- [Instructions for the task] You are asked to write out the entries exactly as they are given.

- [Raw data]

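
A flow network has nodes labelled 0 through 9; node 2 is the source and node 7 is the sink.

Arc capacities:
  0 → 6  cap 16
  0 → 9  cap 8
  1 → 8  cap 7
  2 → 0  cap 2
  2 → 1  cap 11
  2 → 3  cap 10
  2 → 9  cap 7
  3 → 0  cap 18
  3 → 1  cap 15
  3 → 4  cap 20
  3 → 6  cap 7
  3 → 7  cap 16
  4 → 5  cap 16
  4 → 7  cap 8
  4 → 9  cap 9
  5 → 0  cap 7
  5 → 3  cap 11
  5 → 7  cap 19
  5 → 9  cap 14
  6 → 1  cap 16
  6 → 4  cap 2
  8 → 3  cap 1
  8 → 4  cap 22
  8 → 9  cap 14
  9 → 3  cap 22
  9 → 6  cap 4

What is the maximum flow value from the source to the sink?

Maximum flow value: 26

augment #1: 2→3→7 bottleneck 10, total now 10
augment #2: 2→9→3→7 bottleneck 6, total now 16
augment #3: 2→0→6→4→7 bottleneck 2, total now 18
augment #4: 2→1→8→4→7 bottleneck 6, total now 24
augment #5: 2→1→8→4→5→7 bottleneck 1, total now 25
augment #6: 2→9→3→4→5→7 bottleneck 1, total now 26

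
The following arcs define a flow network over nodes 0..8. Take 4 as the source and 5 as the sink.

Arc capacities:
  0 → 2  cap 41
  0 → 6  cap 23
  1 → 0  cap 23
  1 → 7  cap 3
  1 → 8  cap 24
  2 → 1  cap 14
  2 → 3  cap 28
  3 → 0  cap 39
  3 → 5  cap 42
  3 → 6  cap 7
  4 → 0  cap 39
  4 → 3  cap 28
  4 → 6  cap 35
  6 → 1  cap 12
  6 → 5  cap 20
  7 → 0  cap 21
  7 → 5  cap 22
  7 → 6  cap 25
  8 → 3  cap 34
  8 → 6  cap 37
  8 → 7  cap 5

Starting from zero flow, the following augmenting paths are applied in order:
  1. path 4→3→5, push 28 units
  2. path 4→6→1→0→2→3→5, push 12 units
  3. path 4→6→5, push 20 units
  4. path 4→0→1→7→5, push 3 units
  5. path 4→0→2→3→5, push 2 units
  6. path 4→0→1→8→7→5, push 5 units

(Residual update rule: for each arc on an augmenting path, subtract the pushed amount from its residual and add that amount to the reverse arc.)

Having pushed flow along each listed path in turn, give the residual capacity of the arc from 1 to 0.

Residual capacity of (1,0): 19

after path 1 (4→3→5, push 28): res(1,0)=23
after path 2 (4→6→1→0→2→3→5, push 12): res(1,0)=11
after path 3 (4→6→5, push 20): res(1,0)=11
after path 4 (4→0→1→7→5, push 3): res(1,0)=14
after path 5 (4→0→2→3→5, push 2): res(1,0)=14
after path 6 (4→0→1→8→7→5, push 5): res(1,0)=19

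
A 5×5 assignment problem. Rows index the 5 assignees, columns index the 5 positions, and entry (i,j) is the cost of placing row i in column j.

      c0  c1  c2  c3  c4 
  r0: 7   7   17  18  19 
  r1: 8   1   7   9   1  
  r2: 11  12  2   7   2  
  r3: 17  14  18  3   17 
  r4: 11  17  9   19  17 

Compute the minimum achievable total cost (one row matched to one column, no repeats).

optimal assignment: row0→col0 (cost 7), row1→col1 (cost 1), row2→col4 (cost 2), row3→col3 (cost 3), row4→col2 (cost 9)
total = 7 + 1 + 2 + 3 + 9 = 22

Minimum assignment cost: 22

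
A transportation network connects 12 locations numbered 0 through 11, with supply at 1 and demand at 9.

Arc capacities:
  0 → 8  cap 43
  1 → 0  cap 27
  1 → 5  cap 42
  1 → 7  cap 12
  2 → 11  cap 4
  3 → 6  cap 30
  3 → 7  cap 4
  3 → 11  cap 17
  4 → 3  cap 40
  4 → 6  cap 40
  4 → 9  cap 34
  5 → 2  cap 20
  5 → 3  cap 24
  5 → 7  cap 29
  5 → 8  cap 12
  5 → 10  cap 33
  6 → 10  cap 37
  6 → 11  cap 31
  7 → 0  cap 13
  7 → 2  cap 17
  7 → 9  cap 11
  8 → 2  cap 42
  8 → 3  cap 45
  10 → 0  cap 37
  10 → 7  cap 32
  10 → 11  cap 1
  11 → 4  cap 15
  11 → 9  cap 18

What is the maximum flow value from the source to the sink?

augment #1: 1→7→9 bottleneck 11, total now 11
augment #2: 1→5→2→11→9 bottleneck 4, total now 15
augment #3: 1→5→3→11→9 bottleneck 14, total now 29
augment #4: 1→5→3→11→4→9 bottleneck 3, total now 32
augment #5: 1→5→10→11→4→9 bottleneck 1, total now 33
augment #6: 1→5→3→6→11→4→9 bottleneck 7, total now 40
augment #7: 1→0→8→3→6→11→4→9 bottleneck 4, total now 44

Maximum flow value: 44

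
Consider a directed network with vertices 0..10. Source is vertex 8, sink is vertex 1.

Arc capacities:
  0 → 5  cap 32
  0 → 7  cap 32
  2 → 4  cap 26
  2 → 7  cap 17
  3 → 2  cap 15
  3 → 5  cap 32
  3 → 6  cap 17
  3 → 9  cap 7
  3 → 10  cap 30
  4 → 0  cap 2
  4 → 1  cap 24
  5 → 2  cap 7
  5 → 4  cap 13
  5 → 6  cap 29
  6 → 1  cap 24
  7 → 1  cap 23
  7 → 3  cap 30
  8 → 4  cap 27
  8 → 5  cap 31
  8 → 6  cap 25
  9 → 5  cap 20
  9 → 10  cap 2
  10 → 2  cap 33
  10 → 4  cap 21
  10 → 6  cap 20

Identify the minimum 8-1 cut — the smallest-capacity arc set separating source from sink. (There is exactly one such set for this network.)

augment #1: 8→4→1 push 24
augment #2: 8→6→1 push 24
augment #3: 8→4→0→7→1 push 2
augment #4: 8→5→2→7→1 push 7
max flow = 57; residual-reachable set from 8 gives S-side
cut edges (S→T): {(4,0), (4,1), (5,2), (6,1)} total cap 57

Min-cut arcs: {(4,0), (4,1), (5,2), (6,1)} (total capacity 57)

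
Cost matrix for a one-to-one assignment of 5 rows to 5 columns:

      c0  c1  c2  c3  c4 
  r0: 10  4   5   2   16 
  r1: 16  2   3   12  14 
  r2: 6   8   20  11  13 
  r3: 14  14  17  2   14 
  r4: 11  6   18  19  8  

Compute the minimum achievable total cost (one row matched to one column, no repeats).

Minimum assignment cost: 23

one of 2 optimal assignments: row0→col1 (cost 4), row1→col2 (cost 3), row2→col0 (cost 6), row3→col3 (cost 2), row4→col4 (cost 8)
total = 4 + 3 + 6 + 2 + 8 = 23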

- [Worked solution]
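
A flow network has nodes labelled 0 through 9; node 2 is the source and node 7 is the sink.

Arc capacities:
  0 → 6  cap 16
  0 → 9  cap 8
  1 → 8  cap 7
  2 → 0  cap 2
  2 → 1  cap 11
  2 → 3  cap 10
  2 → 9  cap 7
  3 → 0  cap 18
  3 → 1  cap 15
  3 → 4  cap 20
  3 → 6  cap 7
  3 → 7  cap 16
  4 → 5  cap 16
  4 → 7  cap 8
  4 → 9  cap 9
  5 → 0  cap 7
  5 → 3  cap 11
  5 → 7  cap 19
  5 → 9  cap 14
  6 → 1  cap 16
  6 → 4  cap 2
  8 → 3  cap 1
  8 → 4  cap 22
  8 → 9  cap 14
  9 → 3  cap 22
  9 → 6  cap 4

What is the maximum flow value from the source to the sink?

Maximum flow value: 26

augment #1: 2→3→7 bottleneck 10, total now 10
augment #2: 2→9→3→7 bottleneck 6, total now 16
augment #3: 2→0→6→4→7 bottleneck 2, total now 18
augment #4: 2→1→8→4→7 bottleneck 6, total now 24
augment #5: 2→1→8→4→5→7 bottleneck 1, total now 25
augment #6: 2→9→3→4→5→7 bottleneck 1, total now 26

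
The following arcs define a flow network over nodes 0..8. Take 4 as the source and 5 as the sink.

Arc capacities:
  0 → 2  cap 41
  0 → 6  cap 23
  1 → 0  cap 23
  1 → 7  cap 3
  1 → 8  cap 24
  2 → 1  cap 14
  2 → 3  cap 28
  3 → 0  cap 39
  3 → 5  cap 42
  3 → 6  cap 7
  4 → 0  cap 39
  4 → 3  cap 28
  4 → 6  cap 35
  6 → 1  cap 12
  6 → 5  cap 20
  7 → 0  cap 21
  7 → 5  cap 22
  7 → 6  cap 25
  8 → 3  cap 34
  8 → 6  cap 37
  8 → 7  cap 5

Starting from zero flow, the following augmenting paths are applied in order:
  1. path 4→3→5, push 28 units
  2. path 4→6→1→0→2→3→5, push 12 units
  3. path 4→6→5, push 20 units
  4. path 4→0→1→7→5, push 3 units
  5. path 4→0→2→3→5, push 2 units
  6. path 4→0→1→8→7→5, push 5 units

(Residual update rule: for each arc on an augmenting path, subtract the pushed amount from its residual and add that amount to the reverse arc.)

Having pushed flow along each listed path in turn, give the residual capacity of the arc from 1 to 0.

Residual capacity of (1,0): 19

after path 1 (4→3→5, push 28): res(1,0)=23
after path 2 (4→6→1→0→2→3→5, push 12): res(1,0)=11
after path 3 (4→6→5, push 20): res(1,0)=11
after path 4 (4→0→1→7→5, push 3): res(1,0)=14
after path 5 (4→0→2→3→5, push 2): res(1,0)=14
after path 6 (4→0→1→8→7→5, push 5): res(1,0)=19

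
A 5×5 assignment problem. Rows index the 5 assignees, columns index the 5 positions, and entry (i,j) is the cost of placing row i in column j.

      c0  c1  c2  c3  c4 
  r0: 7   7   17  18  19 
  r1: 8   1   7   9   1  
  r2: 11  12  2   7   2  
  r3: 17  14  18  3   17 
  r4: 11  17  9   19  17 

Compute the minimum achievable total cost (one row matched to one column, no repeats).

optimal assignment: row0→col0 (cost 7), row1→col1 (cost 1), row2→col4 (cost 2), row3→col3 (cost 3), row4→col2 (cost 9)
total = 7 + 1 + 2 + 3 + 9 = 22

Minimum assignment cost: 22

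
A transportation network connects 12 locations numbered 0 through 11, with supply at 1 and demand at 9.

Arc capacities:
  0 → 8  cap 43
  1 → 0  cap 27
  1 → 5  cap 42
  1 → 7  cap 12
  2 → 11  cap 4
  3 → 6  cap 30
  3 → 7  cap 4
  3 → 11  cap 17
  4 → 3  cap 40
  4 → 6  cap 40
  4 → 9  cap 34
  5 → 2  cap 20
  5 → 3  cap 24
  5 → 7  cap 29
  5 → 8  cap 12
  5 → 10  cap 33
  6 → 10  cap 37
  6 → 11  cap 31
  7 → 0  cap 13
  7 → 2  cap 17
  7 → 9  cap 11
  8 → 2  cap 42
  8 → 3  cap 45
  10 → 0  cap 37
  10 → 7  cap 32
  10 → 11  cap 1
  11 → 4  cap 15
  11 → 9  cap 18

What is the maximum flow value from the source to the sink?

augment #1: 1→7→9 bottleneck 11, total now 11
augment #2: 1→5→2→11→9 bottleneck 4, total now 15
augment #3: 1→5→3→11→9 bottleneck 14, total now 29
augment #4: 1→5→3→11→4→9 bottleneck 3, total now 32
augment #5: 1→5→10→11→4→9 bottleneck 1, total now 33
augment #6: 1→5→3→6→11→4→9 bottleneck 7, total now 40
augment #7: 1→0→8→3→6→11→4→9 bottleneck 4, total now 44

Maximum flow value: 44

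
Consider a directed network with vertices 0..10. Source is vertex 8, sink is vertex 1.

Arc capacities:
  0 → 5  cap 32
  0 → 7  cap 32
  2 → 4  cap 26
  2 → 7  cap 17
  3 → 2  cap 15
  3 → 5  cap 32
  3 → 6  cap 17
  3 → 9  cap 7
  3 → 10  cap 30
  4 → 0  cap 2
  4 → 1  cap 24
  5 → 2  cap 7
  5 → 4  cap 13
  5 → 6  cap 29
  6 → 1  cap 24
  7 → 1  cap 23
  7 → 3  cap 30
  8 → 4  cap 27
  8 → 5  cap 31
  8 → 6  cap 25
  9 → 5  cap 20
  9 → 10  cap 2
  10 → 2  cap 33
  10 → 4  cap 21
  10 → 6  cap 20

Identify the minimum 8-1 cut — the smallest-capacity arc set separating source from sink. (There is exactly one such set for this network.)

augment #1: 8→4→1 push 24
augment #2: 8→6→1 push 24
augment #3: 8→4→0→7→1 push 2
augment #4: 8→5→2→7→1 push 7
max flow = 57; residual-reachable set from 8 gives S-side
cut edges (S→T): {(4,0), (4,1), (5,2), (6,1)} total cap 57

Min-cut arcs: {(4,0), (4,1), (5,2), (6,1)} (total capacity 57)

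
Cost matrix for a one-to-one assignment of 5 rows to 5 columns:

      c0  c1  c2  c3  c4 
  r0: 10  4   5   2   16 
  r1: 16  2   3   12  14 
  r2: 6   8   20  11  13 
  r3: 14  14  17  2   14 
  r4: 11  6   18  19  8  

Compute the minimum achievable total cost (one row matched to one column, no repeats).

Minimum assignment cost: 23

one of 2 optimal assignments: row0→col1 (cost 4), row1→col2 (cost 3), row2→col0 (cost 6), row3→col3 (cost 2), row4→col4 (cost 8)
total = 4 + 3 + 6 + 2 + 8 = 23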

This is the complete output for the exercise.